> **Activity**
Reproduce the whole listing, keeping each line as it is.

.....

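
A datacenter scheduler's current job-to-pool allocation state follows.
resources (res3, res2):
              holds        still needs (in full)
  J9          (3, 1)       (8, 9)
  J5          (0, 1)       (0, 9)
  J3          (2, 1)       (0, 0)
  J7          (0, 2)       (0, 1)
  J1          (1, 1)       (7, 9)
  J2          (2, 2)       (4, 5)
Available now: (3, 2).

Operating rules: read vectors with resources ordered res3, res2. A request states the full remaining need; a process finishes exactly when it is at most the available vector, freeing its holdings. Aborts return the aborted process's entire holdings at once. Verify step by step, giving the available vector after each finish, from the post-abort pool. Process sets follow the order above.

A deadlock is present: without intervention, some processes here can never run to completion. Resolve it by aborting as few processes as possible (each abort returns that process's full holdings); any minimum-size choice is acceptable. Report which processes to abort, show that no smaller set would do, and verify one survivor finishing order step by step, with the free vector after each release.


Abort J5 and J1.
Key observation: the deadlocked J9 becomes finishable only because J5 and J1 released (1, 2); it completes at step 4 below.
Minimality, checking each single-abort alternative: J9 alone leaves J5 blocked (short on res2); J5 alone leaves J9 blocked (short on res3 and res2); J3 alone leaves J9 blocked (short on res3 and res2); J7 alone leaves J9 blocked (short on res3 and res2); J1 alone leaves J9 blocked (short on res2); J2 alone leaves J9 blocked (short on res3 and res2).
One survivor order: J7, J3, J2, J9. Step-by-step check (post-abort pool first):
  pool = (4, 4)
  run J7 (needs (0, 1), free (4, 4)); after release of (0, 2) the pool is (4, 6)
  run J3 (needs (0, 0), free (4, 6)); after release of (2, 1) the pool is (6, 7)
  run J2 (needs (4, 5), free (6, 7)); after release of (2, 2) the pool is (8, 9)
  run J9 (needs (8, 9), free (8, 9)); after release of (3, 1) the pool is (11, 10)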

.....

> **Result**
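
A datacenter scheduler's current job-to-pool allocation state follows.
resources (res3, res2):
              holds        still needs (in full)
  J9          (3, 1)       (8, 9)
  J5          (0, 1)       (0, 9)
  J3          (2, 1)       (0, 0)
  J7          (0, 2)       (0, 1)
  J1          (1, 1)       (7, 9)
  J2          (2, 2)       (4, 5)
Available now: (3, 2).

Operating rules: read vectors with resources ordered res3, res2. A request states the full remaining need; a process finishes exactly when it is at most the available vector, freeing its holdings. Aborts return the aborted process's entire holdings at once. Verify step by step, giving the available vector after each finish, from the post-abort pool. Process sets follow the order above.

A deadlock is present: without intervention, some processes here can never run to completion. Resolve it by aborting as few processes as possible (each abort returns that process's full holdings); any minimum-size choice is acceptable. Report which processes to abort, show that no smaller set would do, and verify one survivor finishing order step by step, with the free vector after each release.


Abort J5 and J1.
Key observation: the deadlocked J9 becomes finishable only because J5 and J1 released (1, 2); it completes at step 4 below.
Minimality, checking each single-abort alternative: J9 alone leaves J5 blocked (short on res2); J5 alone leaves J9 blocked (short on res3 and res2); J3 alone leaves J9 blocked (short on res3 and res2); J7 alone leaves J9 blocked (short on res3 and res2); J1 alone leaves J9 blocked (short on res2); J2 alone leaves J9 blocked (short on res3 and res2).
One survivor order: J7, J3, J2, J9. Step-by-step check (post-abort pool first):
  pool = (4, 4)
  run J7 (needs (0, 1), free (4, 4)); after release of (0, 2) the pool is (4, 6)
  run J3 (needs (0, 0), free (4, 6)); after release of (2, 1) the pool is (6, 7)
  run J2 (needs (4, 5), free (6, 7)); after release of (2, 2) the pool is (8, 9)
  run J9 (needs (8, 9), free (8, 9)); after release of (3, 1) the pool is (11, 10)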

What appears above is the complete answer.